**PROBLEM DETAILS**:
Every record needs to be restated word for word.

**INFORMATION**:

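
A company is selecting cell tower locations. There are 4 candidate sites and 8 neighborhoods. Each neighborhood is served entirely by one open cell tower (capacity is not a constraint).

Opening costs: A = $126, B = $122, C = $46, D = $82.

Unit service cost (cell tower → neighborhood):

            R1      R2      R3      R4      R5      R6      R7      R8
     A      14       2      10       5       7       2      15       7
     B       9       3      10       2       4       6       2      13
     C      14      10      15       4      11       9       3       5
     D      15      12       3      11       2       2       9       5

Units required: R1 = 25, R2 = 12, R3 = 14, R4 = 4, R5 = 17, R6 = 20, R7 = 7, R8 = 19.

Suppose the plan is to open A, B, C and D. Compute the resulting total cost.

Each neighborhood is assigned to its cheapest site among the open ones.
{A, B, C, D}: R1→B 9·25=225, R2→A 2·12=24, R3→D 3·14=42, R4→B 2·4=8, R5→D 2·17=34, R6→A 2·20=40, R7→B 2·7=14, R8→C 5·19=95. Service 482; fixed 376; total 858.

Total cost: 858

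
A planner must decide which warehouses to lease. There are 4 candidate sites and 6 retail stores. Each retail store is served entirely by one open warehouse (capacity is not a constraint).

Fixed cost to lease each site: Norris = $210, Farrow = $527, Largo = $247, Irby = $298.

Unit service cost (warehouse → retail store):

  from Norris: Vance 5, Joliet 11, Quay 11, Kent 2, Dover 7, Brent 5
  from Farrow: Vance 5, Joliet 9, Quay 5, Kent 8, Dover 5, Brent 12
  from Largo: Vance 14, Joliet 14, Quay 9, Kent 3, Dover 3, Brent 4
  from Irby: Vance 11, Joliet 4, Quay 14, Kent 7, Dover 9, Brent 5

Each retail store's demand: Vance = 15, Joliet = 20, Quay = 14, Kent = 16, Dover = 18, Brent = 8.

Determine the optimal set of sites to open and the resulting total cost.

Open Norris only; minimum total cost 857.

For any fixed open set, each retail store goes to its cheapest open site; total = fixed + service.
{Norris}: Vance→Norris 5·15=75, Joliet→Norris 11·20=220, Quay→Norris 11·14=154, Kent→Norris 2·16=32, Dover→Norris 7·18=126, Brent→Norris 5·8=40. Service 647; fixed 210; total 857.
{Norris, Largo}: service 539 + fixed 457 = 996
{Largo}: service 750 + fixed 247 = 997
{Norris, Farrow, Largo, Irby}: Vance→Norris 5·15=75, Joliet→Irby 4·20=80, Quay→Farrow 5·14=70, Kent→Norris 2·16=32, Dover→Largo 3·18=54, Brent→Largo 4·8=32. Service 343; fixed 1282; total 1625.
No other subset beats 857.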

**THE COMPLETED TASK**:
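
A company is selecting cell tower locations. There are 4 candidate sites and 8 neighborhoods. Each neighborhood is served entirely by one open cell tower (capacity is not a constraint).

Opening costs: A = $126, B = $122, C = $46, D = $82.

Unit service cost (cell tower → neighborhood):

            R1      R2      R3      R4      R5      R6      R7      R8
     A      14       2      10       5       7       2      15       7
     B       9       3      10       2       4       6       2      13
     C      14      10      15       4      11       9       3       5
     D      15      12       3      11       2       2       9       5

Units required: R1 = 25, R2 = 12, R3 = 14, R4 = 4, R5 = 17, R6 = 20, R7 = 7, R8 = 19.

Suppose the plan is to open A, B, C and D. Compute the resulting total cost.

Each neighborhood is assigned to its cheapest site among the open ones.
{A, B, C, D}: R1→B 9·25=225, R2→A 2·12=24, R3→D 3·14=42, R4→B 2·4=8, R5→D 2·17=34, R6→A 2·20=40, R7→B 2·7=14, R8→C 5·19=95. Service 482; fixed 376; total 858.

Total cost: 858

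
A planner must decide which warehouses to lease. There are 4 candidate sites and 6 retail stores. Each retail store is served entirely by one open warehouse (capacity is not a constraint).

Fixed cost to lease each site: Norris = $210, Farrow = $527, Largo = $247, Irby = $298.

Unit service cost (warehouse → retail store):

  from Norris: Vance 5, Joliet 11, Quay 11, Kent 2, Dover 7, Brent 5
  from Farrow: Vance 5, Joliet 9, Quay 5, Kent 8, Dover 5, Brent 12
  from Largo: Vance 14, Joliet 14, Quay 9, Kent 3, Dover 3, Brent 4
  from Irby: Vance 11, Joliet 4, Quay 14, Kent 7, Dover 9, Brent 5

Each retail store's demand: Vance = 15, Joliet = 20, Quay = 14, Kent = 16, Dover = 18, Brent = 8.

Determine the optimal set of sites to open and the resulting total cost.

Open Norris only; minimum total cost 857.

For any fixed open set, each retail store goes to its cheapest open site; total = fixed + service.
{Norris}: Vance→Norris 5·15=75, Joliet→Norris 11·20=220, Quay→Norris 11·14=154, Kent→Norris 2·16=32, Dover→Norris 7·18=126, Brent→Norris 5·8=40. Service 647; fixed 210; total 857.
{Norris, Largo}: service 539 + fixed 457 = 996
{Largo}: service 750 + fixed 247 = 997
{Norris, Farrow, Largo, Irby}: Vance→Norris 5·15=75, Joliet→Irby 4·20=80, Quay→Farrow 5·14=70, Kent→Norris 2·16=32, Dover→Largo 3·18=54, Brent→Largo 4·8=32. Service 343; fixed 1282; total 1625.
No other subset beats 857.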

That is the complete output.